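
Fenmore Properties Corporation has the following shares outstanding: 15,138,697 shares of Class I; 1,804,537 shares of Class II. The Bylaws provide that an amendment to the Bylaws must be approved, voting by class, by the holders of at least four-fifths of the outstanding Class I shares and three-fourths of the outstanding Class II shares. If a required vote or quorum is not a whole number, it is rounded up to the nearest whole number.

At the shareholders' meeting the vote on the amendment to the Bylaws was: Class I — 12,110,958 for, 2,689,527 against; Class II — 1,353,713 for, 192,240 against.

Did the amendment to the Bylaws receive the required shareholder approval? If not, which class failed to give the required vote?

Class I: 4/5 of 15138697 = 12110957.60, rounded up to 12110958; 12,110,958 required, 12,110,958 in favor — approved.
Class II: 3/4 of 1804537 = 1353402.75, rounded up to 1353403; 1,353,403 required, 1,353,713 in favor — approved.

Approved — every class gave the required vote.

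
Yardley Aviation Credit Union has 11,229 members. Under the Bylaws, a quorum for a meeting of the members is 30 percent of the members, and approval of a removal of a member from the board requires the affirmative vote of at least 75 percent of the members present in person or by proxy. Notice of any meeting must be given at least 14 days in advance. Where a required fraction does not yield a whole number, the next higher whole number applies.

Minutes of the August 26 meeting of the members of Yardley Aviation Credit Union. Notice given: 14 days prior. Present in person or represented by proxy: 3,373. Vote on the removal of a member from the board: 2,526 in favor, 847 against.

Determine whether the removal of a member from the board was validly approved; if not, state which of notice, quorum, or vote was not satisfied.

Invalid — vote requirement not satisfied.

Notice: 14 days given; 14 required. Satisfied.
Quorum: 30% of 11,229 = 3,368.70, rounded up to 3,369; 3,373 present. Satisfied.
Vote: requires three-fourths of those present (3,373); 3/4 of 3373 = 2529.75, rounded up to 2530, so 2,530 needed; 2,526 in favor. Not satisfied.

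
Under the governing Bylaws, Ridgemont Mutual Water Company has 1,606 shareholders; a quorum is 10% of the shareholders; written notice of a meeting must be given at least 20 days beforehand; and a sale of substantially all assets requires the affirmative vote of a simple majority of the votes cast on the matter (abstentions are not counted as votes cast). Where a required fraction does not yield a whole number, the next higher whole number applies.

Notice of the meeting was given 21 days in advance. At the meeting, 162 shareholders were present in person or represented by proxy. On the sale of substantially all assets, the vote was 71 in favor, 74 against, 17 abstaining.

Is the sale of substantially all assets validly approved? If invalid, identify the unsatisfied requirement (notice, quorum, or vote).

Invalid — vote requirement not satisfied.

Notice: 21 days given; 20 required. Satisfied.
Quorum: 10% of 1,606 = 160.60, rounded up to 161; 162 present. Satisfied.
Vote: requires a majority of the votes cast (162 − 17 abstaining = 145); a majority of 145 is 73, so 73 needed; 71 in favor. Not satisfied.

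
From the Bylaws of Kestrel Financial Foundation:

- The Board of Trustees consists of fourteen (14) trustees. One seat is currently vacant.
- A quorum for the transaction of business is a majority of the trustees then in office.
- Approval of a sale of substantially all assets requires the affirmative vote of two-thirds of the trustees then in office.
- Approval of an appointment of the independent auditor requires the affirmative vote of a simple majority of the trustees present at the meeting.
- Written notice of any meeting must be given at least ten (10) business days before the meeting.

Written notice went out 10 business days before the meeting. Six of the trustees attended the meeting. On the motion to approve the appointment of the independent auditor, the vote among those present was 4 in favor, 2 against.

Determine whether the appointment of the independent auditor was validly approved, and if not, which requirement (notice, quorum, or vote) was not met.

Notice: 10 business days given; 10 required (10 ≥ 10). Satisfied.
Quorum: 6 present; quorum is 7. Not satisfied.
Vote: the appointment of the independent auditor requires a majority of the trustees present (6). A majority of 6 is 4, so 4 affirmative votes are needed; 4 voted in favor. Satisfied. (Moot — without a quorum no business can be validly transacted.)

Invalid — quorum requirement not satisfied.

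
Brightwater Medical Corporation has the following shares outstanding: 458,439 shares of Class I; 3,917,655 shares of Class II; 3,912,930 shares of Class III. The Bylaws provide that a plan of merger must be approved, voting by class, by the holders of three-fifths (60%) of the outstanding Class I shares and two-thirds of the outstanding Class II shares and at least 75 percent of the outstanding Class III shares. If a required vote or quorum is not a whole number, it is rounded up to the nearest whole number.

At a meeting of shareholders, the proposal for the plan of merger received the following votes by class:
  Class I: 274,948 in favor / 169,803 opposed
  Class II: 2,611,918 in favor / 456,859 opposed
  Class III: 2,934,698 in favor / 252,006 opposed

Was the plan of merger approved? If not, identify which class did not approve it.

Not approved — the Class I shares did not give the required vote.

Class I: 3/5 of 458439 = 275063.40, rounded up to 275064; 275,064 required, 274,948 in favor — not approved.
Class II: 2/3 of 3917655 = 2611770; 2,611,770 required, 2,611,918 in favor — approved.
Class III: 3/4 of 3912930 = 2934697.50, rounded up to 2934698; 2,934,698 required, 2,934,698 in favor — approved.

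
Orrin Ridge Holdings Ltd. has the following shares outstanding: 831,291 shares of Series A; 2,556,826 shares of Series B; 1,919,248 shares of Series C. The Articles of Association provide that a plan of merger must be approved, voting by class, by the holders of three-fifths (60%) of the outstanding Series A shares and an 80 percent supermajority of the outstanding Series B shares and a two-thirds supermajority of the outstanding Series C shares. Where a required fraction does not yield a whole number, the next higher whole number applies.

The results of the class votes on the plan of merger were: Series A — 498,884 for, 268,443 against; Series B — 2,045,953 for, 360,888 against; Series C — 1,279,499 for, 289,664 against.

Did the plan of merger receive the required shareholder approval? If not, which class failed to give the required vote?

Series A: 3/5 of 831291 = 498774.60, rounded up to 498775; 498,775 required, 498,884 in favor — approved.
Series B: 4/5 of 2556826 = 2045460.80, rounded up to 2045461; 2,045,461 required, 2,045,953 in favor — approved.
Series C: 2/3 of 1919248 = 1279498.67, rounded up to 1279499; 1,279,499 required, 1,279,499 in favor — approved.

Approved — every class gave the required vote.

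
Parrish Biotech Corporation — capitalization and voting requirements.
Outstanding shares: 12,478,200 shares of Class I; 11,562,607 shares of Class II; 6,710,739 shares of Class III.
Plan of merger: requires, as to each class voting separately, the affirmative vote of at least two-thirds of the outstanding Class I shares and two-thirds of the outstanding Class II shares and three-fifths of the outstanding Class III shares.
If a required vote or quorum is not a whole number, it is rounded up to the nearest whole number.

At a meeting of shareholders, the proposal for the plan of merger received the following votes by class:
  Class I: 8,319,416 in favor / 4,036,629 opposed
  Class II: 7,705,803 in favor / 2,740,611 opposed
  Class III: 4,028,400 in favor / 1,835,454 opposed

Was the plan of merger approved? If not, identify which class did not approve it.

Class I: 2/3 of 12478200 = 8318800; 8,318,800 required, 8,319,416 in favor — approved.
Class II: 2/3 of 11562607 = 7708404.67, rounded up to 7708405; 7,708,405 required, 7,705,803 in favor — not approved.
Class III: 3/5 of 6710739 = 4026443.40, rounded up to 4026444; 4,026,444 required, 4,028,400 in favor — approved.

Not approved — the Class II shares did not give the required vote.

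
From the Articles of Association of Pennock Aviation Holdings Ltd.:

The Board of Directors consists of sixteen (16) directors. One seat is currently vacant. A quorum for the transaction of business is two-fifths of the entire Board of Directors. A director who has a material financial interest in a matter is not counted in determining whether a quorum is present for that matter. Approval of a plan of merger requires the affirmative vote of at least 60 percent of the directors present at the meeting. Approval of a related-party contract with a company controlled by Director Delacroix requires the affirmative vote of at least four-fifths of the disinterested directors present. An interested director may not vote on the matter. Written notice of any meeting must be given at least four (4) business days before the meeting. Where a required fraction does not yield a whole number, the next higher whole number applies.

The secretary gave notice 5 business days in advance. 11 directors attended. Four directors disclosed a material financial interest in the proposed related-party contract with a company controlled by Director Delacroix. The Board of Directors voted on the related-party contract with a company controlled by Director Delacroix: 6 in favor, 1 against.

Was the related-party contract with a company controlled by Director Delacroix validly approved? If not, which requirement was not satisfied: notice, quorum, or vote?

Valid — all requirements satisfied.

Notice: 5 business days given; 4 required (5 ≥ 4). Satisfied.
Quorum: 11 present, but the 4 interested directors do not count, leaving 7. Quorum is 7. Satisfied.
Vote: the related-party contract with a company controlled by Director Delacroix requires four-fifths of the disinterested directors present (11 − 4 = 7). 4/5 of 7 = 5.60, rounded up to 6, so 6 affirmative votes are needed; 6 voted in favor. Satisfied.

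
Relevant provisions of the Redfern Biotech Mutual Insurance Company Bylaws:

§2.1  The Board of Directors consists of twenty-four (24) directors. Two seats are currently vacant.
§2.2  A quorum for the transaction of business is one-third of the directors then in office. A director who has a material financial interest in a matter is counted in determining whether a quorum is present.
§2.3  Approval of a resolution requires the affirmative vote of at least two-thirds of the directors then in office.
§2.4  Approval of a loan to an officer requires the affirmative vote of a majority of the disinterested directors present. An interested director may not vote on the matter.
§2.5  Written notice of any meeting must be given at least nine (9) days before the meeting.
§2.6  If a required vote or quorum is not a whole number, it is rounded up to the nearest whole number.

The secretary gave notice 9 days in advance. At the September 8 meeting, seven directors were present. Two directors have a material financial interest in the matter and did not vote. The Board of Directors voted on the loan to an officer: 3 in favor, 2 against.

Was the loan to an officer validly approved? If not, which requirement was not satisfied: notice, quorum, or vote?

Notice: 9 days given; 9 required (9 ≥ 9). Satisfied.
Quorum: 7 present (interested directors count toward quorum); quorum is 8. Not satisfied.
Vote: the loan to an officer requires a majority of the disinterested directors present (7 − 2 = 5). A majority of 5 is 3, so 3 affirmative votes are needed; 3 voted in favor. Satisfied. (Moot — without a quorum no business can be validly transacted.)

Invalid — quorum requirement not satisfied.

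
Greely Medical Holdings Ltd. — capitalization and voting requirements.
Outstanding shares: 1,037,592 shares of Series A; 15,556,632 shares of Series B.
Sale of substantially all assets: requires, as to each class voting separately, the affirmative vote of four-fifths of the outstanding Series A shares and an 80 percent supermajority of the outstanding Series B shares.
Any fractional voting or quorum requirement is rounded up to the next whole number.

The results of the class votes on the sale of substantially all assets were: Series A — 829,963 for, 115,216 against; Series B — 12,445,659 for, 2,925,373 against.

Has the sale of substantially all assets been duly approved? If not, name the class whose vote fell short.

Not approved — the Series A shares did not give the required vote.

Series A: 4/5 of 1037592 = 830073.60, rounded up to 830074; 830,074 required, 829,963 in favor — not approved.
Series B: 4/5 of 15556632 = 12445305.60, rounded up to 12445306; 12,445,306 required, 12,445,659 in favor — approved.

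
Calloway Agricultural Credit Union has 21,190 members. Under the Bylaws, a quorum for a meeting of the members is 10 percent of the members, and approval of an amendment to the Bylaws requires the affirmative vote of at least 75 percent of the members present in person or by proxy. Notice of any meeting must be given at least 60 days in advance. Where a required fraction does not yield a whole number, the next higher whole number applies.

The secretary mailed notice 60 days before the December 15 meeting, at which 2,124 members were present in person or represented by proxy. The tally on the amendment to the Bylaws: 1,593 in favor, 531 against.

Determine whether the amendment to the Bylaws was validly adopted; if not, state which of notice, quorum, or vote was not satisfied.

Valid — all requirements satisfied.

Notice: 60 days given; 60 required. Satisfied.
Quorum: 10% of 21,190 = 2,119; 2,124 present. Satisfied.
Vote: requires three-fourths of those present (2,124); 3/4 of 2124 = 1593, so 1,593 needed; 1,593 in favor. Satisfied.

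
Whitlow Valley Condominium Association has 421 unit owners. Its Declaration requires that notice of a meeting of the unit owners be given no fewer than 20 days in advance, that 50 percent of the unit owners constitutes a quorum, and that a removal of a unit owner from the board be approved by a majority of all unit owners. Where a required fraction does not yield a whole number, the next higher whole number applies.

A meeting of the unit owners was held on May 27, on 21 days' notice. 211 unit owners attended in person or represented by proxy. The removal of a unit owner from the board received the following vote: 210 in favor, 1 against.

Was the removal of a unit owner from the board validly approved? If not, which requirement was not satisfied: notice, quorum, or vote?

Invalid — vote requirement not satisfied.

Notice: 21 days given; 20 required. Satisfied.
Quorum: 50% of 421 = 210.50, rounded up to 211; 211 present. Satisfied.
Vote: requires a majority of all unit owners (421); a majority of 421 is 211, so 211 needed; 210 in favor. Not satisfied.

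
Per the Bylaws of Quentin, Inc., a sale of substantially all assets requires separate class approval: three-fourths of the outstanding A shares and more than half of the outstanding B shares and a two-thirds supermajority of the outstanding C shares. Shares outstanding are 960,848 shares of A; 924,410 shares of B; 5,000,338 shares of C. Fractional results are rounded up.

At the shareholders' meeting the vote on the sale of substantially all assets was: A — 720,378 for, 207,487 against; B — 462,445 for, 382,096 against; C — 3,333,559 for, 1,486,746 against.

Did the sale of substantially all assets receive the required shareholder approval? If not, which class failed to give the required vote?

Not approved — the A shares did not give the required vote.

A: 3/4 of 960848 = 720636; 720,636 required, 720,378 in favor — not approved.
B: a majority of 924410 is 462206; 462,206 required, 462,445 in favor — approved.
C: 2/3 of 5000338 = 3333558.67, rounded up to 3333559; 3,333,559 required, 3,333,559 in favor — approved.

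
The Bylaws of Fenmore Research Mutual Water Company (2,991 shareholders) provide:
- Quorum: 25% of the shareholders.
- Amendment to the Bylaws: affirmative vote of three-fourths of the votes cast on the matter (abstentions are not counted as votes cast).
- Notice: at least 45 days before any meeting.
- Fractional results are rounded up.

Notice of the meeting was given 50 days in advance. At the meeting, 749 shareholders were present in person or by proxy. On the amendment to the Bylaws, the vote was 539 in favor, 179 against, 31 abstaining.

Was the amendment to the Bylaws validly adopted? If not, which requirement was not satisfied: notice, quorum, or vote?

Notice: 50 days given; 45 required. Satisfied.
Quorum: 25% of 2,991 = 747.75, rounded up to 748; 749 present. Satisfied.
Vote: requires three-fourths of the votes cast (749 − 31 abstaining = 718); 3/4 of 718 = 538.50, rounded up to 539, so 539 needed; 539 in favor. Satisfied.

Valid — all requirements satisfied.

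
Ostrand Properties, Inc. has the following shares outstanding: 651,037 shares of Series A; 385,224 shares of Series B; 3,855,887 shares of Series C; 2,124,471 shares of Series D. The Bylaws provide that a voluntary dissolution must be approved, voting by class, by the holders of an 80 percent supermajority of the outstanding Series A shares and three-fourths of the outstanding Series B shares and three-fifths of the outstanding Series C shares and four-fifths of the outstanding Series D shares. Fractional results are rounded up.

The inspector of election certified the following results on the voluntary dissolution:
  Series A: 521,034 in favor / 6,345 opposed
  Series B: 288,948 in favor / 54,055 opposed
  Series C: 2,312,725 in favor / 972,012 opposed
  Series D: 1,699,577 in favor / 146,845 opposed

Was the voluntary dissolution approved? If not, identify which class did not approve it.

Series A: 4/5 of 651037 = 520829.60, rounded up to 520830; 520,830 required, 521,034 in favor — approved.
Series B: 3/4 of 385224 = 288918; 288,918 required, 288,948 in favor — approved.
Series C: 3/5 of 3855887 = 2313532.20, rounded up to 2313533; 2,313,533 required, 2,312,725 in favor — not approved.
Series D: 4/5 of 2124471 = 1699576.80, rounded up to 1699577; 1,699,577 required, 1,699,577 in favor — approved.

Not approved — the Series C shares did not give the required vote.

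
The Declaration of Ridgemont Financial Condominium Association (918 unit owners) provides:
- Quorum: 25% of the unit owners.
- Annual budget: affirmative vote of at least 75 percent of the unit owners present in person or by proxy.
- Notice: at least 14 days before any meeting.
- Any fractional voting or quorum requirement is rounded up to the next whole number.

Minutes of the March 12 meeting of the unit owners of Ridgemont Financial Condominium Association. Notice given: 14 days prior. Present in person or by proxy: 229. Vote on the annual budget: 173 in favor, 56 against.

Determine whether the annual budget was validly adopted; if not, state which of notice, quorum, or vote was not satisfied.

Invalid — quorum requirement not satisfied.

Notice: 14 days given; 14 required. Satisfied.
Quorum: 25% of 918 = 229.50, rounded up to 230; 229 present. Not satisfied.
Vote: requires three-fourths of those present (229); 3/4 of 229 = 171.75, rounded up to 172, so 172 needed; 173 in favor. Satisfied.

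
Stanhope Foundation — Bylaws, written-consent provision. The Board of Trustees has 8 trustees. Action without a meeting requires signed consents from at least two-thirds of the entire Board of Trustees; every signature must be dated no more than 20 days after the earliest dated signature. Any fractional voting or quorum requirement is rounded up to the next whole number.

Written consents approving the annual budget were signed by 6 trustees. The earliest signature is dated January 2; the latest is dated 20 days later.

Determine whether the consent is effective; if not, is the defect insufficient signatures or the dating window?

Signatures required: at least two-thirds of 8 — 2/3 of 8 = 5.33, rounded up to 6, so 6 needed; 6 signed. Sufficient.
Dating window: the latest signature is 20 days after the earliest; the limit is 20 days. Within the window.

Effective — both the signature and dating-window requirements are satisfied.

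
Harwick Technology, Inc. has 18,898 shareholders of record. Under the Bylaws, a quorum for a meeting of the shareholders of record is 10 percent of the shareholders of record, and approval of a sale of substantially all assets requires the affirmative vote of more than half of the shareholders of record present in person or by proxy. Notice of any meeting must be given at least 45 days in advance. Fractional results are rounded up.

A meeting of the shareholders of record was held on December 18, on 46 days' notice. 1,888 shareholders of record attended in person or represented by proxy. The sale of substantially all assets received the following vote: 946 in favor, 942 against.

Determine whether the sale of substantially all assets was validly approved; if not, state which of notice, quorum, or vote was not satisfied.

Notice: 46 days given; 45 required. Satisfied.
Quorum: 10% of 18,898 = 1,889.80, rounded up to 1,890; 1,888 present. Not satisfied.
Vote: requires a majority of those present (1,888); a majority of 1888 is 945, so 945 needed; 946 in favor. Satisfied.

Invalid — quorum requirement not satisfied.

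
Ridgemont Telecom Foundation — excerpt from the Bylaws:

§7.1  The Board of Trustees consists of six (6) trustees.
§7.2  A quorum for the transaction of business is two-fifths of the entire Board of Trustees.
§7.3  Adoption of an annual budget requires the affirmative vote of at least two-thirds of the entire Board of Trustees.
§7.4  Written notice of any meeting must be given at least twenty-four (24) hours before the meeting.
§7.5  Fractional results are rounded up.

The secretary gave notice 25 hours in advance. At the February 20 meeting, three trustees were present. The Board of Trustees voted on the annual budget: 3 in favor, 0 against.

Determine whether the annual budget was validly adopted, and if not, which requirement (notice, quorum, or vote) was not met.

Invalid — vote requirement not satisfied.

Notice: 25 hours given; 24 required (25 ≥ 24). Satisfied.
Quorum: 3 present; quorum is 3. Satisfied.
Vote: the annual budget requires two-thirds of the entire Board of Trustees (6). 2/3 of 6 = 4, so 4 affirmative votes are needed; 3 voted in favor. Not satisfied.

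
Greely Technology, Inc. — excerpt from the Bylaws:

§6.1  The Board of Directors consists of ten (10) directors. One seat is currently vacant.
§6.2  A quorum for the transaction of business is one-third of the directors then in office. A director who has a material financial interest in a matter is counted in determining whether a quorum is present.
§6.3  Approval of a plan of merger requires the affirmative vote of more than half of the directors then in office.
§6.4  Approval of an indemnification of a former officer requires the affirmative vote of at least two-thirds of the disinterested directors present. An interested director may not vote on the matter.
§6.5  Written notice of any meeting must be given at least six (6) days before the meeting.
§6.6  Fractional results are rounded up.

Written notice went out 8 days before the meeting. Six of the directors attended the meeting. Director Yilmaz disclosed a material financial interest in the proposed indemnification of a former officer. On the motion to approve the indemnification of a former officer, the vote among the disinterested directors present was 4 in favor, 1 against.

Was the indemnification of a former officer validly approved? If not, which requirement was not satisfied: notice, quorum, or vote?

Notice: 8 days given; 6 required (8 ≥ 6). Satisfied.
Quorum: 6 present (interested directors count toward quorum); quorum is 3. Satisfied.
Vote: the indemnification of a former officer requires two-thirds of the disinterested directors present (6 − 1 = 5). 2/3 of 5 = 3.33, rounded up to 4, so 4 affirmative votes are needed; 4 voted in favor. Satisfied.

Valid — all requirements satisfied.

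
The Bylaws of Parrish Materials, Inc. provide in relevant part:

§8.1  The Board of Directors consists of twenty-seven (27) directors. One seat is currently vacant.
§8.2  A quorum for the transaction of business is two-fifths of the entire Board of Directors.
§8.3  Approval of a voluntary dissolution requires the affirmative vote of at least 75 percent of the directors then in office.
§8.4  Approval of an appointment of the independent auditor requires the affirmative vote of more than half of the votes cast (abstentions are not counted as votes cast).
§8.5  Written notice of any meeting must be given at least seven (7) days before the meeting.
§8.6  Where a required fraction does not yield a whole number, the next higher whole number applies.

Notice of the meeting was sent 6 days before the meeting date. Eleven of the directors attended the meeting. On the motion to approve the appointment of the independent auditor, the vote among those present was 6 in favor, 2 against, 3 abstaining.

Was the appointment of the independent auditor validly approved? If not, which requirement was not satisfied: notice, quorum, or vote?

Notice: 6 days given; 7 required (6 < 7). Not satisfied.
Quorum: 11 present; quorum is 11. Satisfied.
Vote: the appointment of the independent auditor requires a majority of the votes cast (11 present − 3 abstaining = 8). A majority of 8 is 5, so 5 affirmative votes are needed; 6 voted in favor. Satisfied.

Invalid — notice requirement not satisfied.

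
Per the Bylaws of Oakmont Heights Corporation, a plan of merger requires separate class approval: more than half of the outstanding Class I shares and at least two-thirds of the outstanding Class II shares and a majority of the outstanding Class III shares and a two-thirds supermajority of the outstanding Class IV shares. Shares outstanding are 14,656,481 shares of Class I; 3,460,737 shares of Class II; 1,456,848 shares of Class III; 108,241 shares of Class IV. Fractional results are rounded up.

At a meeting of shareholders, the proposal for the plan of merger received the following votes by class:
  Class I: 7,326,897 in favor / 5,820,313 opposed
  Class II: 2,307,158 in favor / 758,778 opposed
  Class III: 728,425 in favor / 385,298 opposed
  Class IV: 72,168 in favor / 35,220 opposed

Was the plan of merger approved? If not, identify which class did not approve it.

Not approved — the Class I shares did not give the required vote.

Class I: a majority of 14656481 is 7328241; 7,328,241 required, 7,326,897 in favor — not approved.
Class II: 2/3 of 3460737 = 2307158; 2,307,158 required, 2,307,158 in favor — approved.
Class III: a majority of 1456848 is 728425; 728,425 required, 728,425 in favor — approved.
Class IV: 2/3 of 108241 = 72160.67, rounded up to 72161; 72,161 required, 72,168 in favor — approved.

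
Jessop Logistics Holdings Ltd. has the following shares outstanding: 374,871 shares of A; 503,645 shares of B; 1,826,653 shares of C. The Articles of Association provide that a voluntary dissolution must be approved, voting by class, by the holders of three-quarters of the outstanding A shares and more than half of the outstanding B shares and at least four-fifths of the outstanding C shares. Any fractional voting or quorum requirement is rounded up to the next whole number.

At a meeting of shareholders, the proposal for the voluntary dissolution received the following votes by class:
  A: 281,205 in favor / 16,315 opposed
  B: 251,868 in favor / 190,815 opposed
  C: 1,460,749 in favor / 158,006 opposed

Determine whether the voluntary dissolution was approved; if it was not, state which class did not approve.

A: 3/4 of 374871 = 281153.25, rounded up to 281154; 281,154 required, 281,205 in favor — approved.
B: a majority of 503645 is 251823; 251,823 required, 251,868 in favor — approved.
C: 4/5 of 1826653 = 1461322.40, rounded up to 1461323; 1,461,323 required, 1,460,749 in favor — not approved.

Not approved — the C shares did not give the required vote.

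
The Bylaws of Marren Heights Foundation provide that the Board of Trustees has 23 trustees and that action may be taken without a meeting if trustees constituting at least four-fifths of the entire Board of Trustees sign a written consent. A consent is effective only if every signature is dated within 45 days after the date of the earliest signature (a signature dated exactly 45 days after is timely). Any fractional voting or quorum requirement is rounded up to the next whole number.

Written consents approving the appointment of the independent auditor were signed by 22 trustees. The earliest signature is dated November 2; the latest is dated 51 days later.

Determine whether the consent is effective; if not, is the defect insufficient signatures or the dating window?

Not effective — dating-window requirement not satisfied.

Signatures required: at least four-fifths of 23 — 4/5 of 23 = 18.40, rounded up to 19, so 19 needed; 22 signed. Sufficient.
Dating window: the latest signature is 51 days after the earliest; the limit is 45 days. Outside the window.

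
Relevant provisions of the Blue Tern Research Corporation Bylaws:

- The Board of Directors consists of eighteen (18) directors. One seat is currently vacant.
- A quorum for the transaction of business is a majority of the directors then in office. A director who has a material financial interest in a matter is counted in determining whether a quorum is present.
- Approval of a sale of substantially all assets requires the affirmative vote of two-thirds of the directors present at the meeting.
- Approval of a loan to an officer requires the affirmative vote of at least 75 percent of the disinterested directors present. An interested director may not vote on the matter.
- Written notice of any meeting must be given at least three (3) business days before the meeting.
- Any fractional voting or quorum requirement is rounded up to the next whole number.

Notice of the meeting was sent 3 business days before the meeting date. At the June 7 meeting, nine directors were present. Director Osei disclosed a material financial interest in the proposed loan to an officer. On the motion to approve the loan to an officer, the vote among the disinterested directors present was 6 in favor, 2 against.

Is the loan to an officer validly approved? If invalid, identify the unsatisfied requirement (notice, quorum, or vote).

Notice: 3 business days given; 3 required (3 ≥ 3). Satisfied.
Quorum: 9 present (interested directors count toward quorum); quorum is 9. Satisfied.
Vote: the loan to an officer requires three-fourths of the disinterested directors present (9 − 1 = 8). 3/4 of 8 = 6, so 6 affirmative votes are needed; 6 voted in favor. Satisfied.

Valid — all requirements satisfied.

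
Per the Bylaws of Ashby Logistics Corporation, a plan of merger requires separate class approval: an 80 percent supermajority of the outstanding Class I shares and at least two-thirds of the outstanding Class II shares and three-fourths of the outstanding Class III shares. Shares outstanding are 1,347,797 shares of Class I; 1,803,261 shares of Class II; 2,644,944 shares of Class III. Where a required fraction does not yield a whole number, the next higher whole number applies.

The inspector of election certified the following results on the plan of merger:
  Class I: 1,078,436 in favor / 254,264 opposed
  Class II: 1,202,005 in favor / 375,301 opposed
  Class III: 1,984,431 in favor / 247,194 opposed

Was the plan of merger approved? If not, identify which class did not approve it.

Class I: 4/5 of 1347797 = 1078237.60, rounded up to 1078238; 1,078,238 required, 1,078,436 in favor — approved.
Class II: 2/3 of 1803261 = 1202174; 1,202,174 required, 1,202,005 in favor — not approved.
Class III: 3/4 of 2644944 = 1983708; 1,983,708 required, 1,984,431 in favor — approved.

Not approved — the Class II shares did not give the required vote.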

————————

EXERCISE AIM: Beginning at the line with "Outstanding shares: 12,478,200" and stopping after the line with "From the Articles", please write out every line of the data above exactly and nothing else.

RESPONSE:
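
Outstanding shares: 12,478,200 shares of Class I; 11,562,607 shares of Class II; 6,710,739 shares of Class III.
Plan of merger: requires, as to each class voting separately, the affirmative vote of at least two-thirds of the outstanding Class I shares and two-thirds of the outstanding Class II shares and three-fifths of the outstanding Class III shares.
If a required vote or quorum is not a whole number, it is rounded up to the nearest whole number.

At a meeting of shareholders, the proposal for the plan of merger received the following votes by class:
  Class I: 8,319,416 in favor / 4,036,629 opposed
  Class II: 7,705,803 in favor / 2,740,611 opposed
  Class III: 4,028,400 in favor / 1,835,454 opposed

Was the plan of merger approved? If not, identify which class did not approve it.

Class I: 2/3 of 12478200 = 8318800; 8,318,800 required, 8,319,416 in favor — approved.
Class II: 2/3 of 11562607 = 7708404.67, rounded up to 7708405; 7,708,405 required, 7,705,803 in favor — not approved.
Class III: 3/5 of 6710739 = 4026443.40, rounded up to 4026444; 4,026,444 required, 4,028,400 in favor — approved.

Not approved — the Class II shares did not give the required vote.

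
From the Articles of Association of Pennock Aviation Holdings Ltd.: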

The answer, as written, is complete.